* **How to complete this task**
Filter these entries, keeping only lines that hold the word "Tiny".

* **The data**
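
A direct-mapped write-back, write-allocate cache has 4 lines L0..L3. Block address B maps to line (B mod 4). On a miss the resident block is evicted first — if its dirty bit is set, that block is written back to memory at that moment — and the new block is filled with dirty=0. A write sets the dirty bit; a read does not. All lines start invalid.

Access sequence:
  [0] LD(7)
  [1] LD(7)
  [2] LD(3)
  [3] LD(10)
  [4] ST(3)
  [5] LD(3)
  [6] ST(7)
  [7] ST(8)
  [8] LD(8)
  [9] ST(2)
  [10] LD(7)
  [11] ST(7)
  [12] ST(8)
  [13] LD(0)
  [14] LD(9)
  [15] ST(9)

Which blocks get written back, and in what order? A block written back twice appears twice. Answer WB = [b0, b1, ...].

WB = [3, 8]

0: R B7 -> L3 miss  d=-]
1: R B7 -> L3 hit  d=-]
2: R B3 -> L3 miss  d=-]
3: R B10 -> L2 miss  d=-]
4: W B3 -> L3 hit  d=D]
5: R B3 -> L3 hit  d=D]
6: W B7 -> L3 miss wb->B3  d=D]
7: W B8 -> L0 miss  d=D]
8: R B8 -> L0 hit  d=D]
9: W B2 -> L2 miss  d=D]
10: R B7 -> L3 hit  d=D]
11: W B7 -> L3 hit  d=D]
12: W B8 -> L0 hit  d=D]
13: R B0 -> L0 miss wb->B8  d=-]
14: R B9 -> L1 miss  d=-]
15: W B9 -> L1 hit  d=D]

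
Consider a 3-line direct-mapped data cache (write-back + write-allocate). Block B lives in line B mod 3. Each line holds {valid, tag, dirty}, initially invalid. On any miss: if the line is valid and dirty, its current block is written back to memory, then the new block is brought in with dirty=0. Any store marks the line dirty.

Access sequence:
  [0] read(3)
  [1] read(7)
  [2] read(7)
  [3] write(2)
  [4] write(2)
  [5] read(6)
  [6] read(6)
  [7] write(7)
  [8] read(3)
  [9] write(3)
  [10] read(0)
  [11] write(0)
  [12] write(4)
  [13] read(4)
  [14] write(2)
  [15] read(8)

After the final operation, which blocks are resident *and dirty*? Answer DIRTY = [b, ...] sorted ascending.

0: R B3 -> L0 miss  d=-]
1: R B7 -> L1 miss  d=-]
2: R B7 -> L1 hit  d=-]
3: W B2 -> L2 miss  d=D]
4: W B2 -> L2 hit  d=D]
5: R B6 -> L0 miss  d=-]
6: R B6 -> L0 hit  d=-]
7: W B7 -> L1 hit  d=D]
8: R B3 -> L0 miss  d=-]
9: W B3 -> L0 hit  d=D]
10: R B0 -> L0 miss wb->B3  d=-]
11: W B0 -> L0 hit  d=D]
12: W B4 -> L1 miss wb->B7  d=D]
13: R B4 -> L1 hit  d=D]
14: W B2 -> L2 hit  d=D]
15: R B8 -> L2 miss wb->B2  d=-]

DIRTY = [0, 4]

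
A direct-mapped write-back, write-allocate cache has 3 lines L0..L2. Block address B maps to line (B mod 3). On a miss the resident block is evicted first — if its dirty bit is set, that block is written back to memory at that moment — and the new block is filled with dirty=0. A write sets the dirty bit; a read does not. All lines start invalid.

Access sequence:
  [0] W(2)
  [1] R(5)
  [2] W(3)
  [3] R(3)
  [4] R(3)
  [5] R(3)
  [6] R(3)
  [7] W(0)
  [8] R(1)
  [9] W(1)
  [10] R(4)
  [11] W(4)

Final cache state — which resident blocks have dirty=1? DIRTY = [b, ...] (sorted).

0: W B2 → L2 miss [D]
1: R B5 → L2 miss wb→B2 [-]
2: W B3 → L0 miss [D]
3: R B3 → L0 hit [D]
4: R B3 → L0 hit [D]
5: R B3 → L0 hit [D]
6: R B3 → L0 hit [D]
7: W B0 → L0 miss wb→B3 [D]
8: R B1 → L1 miss [-]
9: W B1 → L1 hit [D]
10: R B4 → L1 miss wb→B1 [-]
11: W B4 → L1 hit [D]

DIRTY = [0, 4]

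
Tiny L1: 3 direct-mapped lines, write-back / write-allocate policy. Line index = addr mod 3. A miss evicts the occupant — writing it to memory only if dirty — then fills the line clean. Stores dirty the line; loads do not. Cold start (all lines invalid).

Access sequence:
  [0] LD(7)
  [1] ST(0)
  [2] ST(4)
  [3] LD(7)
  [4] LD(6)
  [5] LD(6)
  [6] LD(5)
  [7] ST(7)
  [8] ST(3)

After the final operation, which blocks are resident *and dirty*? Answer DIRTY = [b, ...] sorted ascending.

0: R B7 → L1 miss [-]
1: W B0 → L0 miss [D]
2: W B4 → L1 miss [D]
3: R B7 → L1 miss wb→B4 [-]
4: R B6 → L0 miss wb→B0 [-]
5: R B6 → L0 hit [-]
6: R B5 → L2 miss [-]
7: W B7 → L1 hit [D]
8: W B3 → L0 miss [D]

DIRTY = [3, 7]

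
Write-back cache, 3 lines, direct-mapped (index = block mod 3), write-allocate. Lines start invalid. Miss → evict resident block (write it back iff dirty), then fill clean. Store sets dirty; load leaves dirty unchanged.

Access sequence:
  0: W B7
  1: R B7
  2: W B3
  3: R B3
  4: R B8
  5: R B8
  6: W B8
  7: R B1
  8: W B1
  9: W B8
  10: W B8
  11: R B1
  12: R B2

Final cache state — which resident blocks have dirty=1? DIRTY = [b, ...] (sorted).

DIRTY = [1, 3]

0: W B7 -> L1 miss  d=D]
1: R B7 -> L1 hit  d=D]
2: W B3 -> L0 miss  d=D]
3: R B3 -> L0 hit  d=D]
4: R B8 -> L2 miss  d=-]
5: R B8 -> L2 hit  d=-]
6: W B8 -> L2 hit  d=D]
7: R B1 -> L1 miss wb->B7  d=-]
8: W B1 -> L1 hit  d=D]
9: W B8 -> L2 hit  d=D]
10: W B8 -> L2 hit  d=D]
11: R B1 -> L1 hit  d=D]
12: R B2 -> L2 miss wb->B8  d=-]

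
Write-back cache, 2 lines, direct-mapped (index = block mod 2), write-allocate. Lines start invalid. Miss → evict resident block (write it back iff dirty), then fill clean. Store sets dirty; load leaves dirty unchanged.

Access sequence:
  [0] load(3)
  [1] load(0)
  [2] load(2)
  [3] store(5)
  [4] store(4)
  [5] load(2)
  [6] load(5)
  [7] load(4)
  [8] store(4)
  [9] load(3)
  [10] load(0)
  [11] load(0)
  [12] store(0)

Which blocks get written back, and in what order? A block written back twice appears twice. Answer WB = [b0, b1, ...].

WB = [4, 5, 4]

0: R B3 -> L1 miss  d=-]
1: R B0 -> L0 miss  d=-]
2: R B2 -> L0 miss  d=-]
3: W B5 -> L1 miss  d=D]
4: W B4 -> L0 miss  d=D]
5: R B2 -> L0 miss wb->B4  d=-]
6: R B5 -> L1 hit  d=D]
7: R B4 -> L0 miss  d=-]
8: W B4 -> L0 hit  d=D]
9: R B3 -> L1 miss wb->B5  d=-]
10: R B0 -> L0 miss wb->B4  d=-]
11: R B0 -> L0 hit  d=-]
12: W B0 -> L0 hit  d=D]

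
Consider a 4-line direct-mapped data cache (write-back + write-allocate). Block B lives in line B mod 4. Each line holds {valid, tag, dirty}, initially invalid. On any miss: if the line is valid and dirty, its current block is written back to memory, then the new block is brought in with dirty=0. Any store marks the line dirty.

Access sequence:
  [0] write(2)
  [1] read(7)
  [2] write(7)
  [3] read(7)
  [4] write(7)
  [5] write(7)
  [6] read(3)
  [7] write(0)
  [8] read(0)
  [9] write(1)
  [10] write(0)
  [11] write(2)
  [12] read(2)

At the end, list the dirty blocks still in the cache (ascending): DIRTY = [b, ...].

DIRTY = [0, 1, 2]

0: W B2 -> L2 miss  d=D]
1: R B7 -> L3 miss  d=-]
2: W B7 -> L3 hit  d=D]
3: R B7 -> L3 hit  d=D]
4: W B7 -> L3 hit  d=D]
5: W B7 -> L3 hit  d=D]
6: R B3 -> L3 miss wb->B7  d=-]
7: W B0 -> L0 miss  d=D]
8: R B0 -> L0 hit  d=D]
9: W B1 -> L1 miss  d=D]
10: W B0 -> L0 hit  d=D]
11: W B2 -> L2 hit  d=D]
12: R B2 -> L2 hit  d=D]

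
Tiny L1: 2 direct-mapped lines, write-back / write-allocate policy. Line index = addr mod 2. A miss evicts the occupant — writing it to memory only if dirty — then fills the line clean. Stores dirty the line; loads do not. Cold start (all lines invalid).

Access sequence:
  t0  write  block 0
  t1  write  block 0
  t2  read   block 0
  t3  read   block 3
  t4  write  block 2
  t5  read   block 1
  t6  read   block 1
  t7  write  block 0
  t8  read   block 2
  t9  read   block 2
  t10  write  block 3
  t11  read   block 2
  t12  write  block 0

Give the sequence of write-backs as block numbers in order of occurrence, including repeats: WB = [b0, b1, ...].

0: W B0 → L0 miss [D]
1: W B0 → L0 hit [D]
2: R B0 → L0 hit [D]
3: R B3 → L1 miss [-]
4: W B2 → L0 miss wb→B0 [D]
5: R B1 → L1 miss [-]
6: R B1 → L1 hit [-]
7: W B0 → L0 miss wb→B2 [D]
8: R B2 → L0 miss wb→B0 [-]
9: R B2 → L0 hit [-]
10: W B3 → L1 miss [D]
11: R B2 → L0 hit [-]
12: W B0 → L0 miss [D]

WB = [0, 2, 0]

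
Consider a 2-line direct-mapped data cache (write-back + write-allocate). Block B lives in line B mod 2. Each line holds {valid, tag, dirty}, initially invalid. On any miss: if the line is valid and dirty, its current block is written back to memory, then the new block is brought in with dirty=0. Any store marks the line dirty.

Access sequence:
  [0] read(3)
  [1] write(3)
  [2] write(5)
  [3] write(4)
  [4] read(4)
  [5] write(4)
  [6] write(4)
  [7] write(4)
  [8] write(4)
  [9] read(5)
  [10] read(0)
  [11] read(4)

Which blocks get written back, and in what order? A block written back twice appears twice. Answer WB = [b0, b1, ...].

WB = [3, 4]

  0 | R B3 → L1 miss [-]
  1 | W B3 → L1 hit [D]
  2 | W B5 → L1 miss wb→B3 [D]
  3 | W B4 → L0 miss [D]
  4 | R B4 → L0 hit [D]
  5 | W B4 → L0 hit [D]
  6 | W B4 → L0 hit [D]
  7 | W B4 → L0 hit [D]
  8 | W B4 → L0 hit [D]
  9 | R B5 → L1 hit [D]
  10 | R B0 → L0 miss wb→B4 [-]
  11 | R B4 → L0 miss [-]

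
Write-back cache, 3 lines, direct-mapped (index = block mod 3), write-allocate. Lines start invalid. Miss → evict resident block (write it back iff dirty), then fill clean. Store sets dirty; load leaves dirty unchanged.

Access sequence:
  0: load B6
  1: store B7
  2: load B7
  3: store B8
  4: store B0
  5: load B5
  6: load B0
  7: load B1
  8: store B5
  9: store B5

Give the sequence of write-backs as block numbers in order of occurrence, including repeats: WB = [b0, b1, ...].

0: R B6 → L0 miss [-]
1: W B7 → L1 miss [D]
2: R B7 → L1 hit [D]
3: W B8 → L2 miss [D]
4: W B0 → L0 miss [D]
5: R B5 → L2 miss wb→B8 [-]
6: R B0 → L0 hit [D]
7: R B1 → L1 miss wb→B7 [-]
8: W B5 → L2 hit [D]
9: W B5 → L2 hit [D]

WB = [8, 7]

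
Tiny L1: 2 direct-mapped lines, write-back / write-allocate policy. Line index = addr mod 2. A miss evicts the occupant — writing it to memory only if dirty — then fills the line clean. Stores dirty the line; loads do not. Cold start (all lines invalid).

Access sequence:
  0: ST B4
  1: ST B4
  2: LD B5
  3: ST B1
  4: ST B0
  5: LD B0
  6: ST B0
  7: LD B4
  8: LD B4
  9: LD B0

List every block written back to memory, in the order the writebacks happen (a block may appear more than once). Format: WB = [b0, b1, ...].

  0 | W B4 → L0 miss [D]
  1 | W B4 → L0 hit [D]
  2 | R B5 → L1 miss [-]
  3 | W B1 → L1 miss [D]
  4 | W B0 → L0 miss wb→B4 [D]
  5 | R B0 → L0 hit [D]
  6 | W B0 → L0 hit [D]
  7 | R B4 → L0 miss wb→B0 [-]
  8 | R B4 → L0 hit [-]
  9 | R B0 → L0 miss [-]

WB = [4, 0]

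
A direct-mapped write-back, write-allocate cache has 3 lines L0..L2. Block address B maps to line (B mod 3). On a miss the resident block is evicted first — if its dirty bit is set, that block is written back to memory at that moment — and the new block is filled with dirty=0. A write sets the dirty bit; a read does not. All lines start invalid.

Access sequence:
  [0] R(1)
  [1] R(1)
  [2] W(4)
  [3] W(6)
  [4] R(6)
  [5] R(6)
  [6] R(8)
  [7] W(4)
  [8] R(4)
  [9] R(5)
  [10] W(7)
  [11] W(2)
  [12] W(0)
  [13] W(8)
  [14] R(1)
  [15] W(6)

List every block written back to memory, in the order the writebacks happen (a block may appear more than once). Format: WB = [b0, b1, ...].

WB = [4, 6, 2, 7, 0]

0: R B1 → L1 miss [-]
1: R B1 → L1 hit [-]
2: W B4 → L1 miss [D]
3: W B6 → L0 miss [D]
4: R B6 → L0 hit [D]
5: R B6 → L0 hit [D]
6: R B8 → L2 miss [-]
7: W B4 → L1 hit [D]
8: R B4 → L1 hit [D]
9: R B5 → L2 miss [-]
10: W B7 → L1 miss wb→B4 [D]
11: W B2 → L2 miss [D]
12: W B0 → L0 miss wb→B6 [D]
13: W B8 → L2 miss wb→B2 [D]
14: R B1 → L1 miss wb→B7 [-]
15: W B6 → L0 miss wb→B0 [D]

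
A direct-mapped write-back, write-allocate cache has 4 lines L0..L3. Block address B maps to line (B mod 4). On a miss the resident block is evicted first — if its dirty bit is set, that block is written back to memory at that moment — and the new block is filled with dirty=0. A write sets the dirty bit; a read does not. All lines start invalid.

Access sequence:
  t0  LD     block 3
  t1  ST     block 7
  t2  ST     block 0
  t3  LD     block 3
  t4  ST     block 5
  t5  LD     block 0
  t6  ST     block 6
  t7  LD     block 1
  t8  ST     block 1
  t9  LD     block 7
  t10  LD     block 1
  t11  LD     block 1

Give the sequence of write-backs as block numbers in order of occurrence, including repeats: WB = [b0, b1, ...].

0: R B3 -> L3 miss  d=-]
1: W B7 -> L3 miss  d=D]
2: W B0 -> L0 miss  d=D]
3: R B3 -> L3 miss wb->B7  d=-]
4: W B5 -> L1 miss  d=D]
5: R B0 -> L0 hit  d=D]
6: W B6 -> L2 miss  d=D]
7: R B1 -> L1 miss wb->B5  d=-]
8: W B1 -> L1 hit  d=D]
9: R B7 -> L3 miss  d=-]
10: R B1 -> L1 hit  d=D]
11: R B1 -> L1 hit  d=D]

WB = [7, 5]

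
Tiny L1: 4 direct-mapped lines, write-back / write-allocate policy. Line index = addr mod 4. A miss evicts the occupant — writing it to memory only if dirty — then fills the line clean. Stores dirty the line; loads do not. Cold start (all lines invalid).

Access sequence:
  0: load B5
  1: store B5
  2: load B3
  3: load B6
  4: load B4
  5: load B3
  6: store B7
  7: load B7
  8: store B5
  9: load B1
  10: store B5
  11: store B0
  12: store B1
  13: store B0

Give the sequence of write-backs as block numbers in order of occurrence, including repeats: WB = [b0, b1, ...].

WB = [5, 5]

0: R B5 -> L1 miss  d=-]
1: W B5 -> L1 hit  d=D]
2: R B3 -> L3 miss  d=-]
3: R B6 -> L2 miss  d=-]
4: R B4 -> L0 miss  d=-]
5: R B3 -> L3 hit  d=-]
6: W B7 -> L3 miss  d=D]
7: R B7 -> L3 hit  d=D]
8: W B5 -> L1 hit  d=D]
9: R B1 -> L1 miss wb->B5  d=-]
10: W B5 -> L1 miss  d=D]
11: W B0 -> L0 miss  d=D]
12: W B1 -> L1 miss wb->B5  d=D]
13: W B0 -> L0 hit  d=D]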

* **Result**
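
Tiny L1: 3 direct-mapped lines, write-back / write-allocate policy. Line index = addr mod 3. A miss evicts the occupant — writing it to memory only if dirty — then fills the line clean. Stores dirty the line; loads do not. Cold start (all lines invalid).
Tiny L1: 2 direct-mapped lines, write-back / write-allocate policy. Line index = addr mod 2. A miss evicts the occupant — writing it to memory only if dirty — then fills the line clean. Stores dirty the line; loads do not. Cold start (all lines invalid).
Tiny L1: 2 direct-mapped lines, write-back / write-allocate policy. Line index = addr mod 2. A miss evicts the occupant — writing it to memory only if dirty — then fills the line clean. Stores dirty the line; loads do not. Cold start (all lines invalid).
Tiny L1: 4 direct-mapped lines, write-back / write-allocate policy. Line index = addr mod 4. A miss evicts the occupant — writing it to memory only if dirty — then fills the line clean. Stores dirty the line; loads do not. Cold start (all lines invalid).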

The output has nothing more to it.